§ WHAT THIS TASK INVOLVES: Nothing in the data may be changed; retype all of it.

§ THE DATA:
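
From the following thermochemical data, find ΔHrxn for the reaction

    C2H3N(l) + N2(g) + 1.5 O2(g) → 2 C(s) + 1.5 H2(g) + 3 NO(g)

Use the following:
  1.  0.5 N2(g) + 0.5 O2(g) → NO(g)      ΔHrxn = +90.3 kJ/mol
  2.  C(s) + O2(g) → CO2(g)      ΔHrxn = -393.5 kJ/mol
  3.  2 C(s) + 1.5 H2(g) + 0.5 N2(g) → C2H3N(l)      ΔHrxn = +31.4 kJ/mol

ΔHrxn = 239.5 kJ/mol

eq. 1 × 3: (3)·(+90.3) = +270.9 kJ/mol
eq. 2: not needed.
eq. 3 reversed: -31.4 kJ/mol
By Hess's law, ΔHrxn = (3)·(+90.3) + (-1)·(+31.4) = 239.5 kJ/mol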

§ WRITTEN ANSWER:
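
From the following thermochemical data, find ΔHrxn for the reaction

    C2H3N(l) + N2(g) + 1.5 O2(g) → 2 C(s) + 1.5 H2(g) + 3 NO(g)

Use the following:
  1.  0.5 N2(g) + 0.5 O2(g) → NO(g)      ΔHrxn = +90.3 kJ/mol
  2.  C(s) + O2(g) → CO2(g)      ΔHrxn = -393.5 kJ/mol
  3.  2 C(s) + 1.5 H2(g) + 0.5 N2(g) → C2H3N(l)      ΔHrxn = +31.4 kJ/mol

ΔHrxn = 239.5 kJ/mol

eq. 1 × 3: (3)·(+90.3) = +270.9 kJ/mol
eq. 2: not needed.
eq. 3 reversed: -31.4 kJ/mol
By Hess's law, ΔHrxn = (3)·(+90.3) + (-1)·(+31.4) = 239.5 kJ/mol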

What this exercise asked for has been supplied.